=== Section Start ===

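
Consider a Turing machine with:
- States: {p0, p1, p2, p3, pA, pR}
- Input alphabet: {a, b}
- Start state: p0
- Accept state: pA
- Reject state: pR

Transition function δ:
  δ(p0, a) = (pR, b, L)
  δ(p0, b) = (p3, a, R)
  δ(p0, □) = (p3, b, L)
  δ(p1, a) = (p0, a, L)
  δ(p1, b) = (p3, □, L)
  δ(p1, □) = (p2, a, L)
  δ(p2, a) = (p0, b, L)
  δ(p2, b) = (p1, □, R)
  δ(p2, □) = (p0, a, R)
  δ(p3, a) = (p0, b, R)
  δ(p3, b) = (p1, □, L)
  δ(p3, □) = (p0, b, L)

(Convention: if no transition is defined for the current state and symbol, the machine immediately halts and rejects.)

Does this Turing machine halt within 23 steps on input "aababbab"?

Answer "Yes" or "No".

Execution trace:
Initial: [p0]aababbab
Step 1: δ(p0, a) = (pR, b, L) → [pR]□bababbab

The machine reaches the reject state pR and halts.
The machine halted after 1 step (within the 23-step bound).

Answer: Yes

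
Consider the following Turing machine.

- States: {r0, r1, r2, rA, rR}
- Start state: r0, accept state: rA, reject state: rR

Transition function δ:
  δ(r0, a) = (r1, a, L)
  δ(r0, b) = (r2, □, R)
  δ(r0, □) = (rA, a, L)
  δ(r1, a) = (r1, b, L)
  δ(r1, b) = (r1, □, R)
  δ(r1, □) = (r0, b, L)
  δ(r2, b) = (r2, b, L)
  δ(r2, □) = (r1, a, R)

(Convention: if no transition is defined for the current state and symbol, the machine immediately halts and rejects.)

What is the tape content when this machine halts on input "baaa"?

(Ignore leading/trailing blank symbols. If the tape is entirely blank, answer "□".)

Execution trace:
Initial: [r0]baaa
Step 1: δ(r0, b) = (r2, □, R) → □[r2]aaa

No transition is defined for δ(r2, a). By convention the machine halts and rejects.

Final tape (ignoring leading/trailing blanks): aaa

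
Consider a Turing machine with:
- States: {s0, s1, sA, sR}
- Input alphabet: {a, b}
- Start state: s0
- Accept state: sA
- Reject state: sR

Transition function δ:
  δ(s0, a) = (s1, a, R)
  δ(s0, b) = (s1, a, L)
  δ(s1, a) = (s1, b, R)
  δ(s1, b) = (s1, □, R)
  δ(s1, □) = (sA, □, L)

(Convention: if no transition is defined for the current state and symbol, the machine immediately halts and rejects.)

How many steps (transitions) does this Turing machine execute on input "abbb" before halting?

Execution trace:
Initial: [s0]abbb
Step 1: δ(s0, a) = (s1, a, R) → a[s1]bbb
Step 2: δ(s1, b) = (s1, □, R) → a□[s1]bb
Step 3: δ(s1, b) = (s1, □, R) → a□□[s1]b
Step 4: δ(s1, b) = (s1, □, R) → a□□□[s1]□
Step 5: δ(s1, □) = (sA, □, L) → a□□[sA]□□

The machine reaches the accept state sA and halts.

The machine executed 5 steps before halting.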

=== Section End ===
=== Section Start ===

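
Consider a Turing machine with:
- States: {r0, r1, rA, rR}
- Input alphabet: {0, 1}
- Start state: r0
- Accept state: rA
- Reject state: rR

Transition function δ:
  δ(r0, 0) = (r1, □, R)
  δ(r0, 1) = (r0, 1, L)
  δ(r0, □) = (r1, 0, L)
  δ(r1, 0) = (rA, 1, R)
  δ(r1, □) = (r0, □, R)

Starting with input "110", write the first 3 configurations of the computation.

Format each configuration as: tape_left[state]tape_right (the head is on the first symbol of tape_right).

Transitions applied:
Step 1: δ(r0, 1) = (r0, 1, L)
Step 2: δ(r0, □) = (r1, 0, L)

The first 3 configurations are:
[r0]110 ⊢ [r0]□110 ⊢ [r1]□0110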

=== Section End ===

_Problem description_.
From the records above, transcribe exactly the run of lines that opens with the line holding "δ(p1, a) = (p0, a, L)" and closes with the line holding "Consider the following Turing machine.", both included.

_Finished exercise_.
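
  δ(p1, a) = (p0, a, L)
  δ(p1, b) = (p3, □, L)
  δ(p1, □) = (p2, a, L)
  δ(p2, a) = (p0, b, L)
  δ(p2, b) = (p1, □, R)
  δ(p2, □) = (p0, a, R)
  δ(p3, a) = (p0, b, R)
  δ(p3, b) = (p1, □, L)
  δ(p3, □) = (p0, b, L)

(Convention: if no transition is defined for the current state and symbol, the machine immediately halts and rejects.)

Does this Turing machine halt within 23 steps on input "aababbab"?

Answer "Yes" or "No".

Execution trace:
Initial: [p0]aababbab
Step 1: δ(p0, a) = (pR, b, L) → [pR]□bababbab

The machine reaches the reject state pR and halts.
The machine halted after 1 step (within the 23-step bound).

Answer: Yes

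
Consider the following Turing machine.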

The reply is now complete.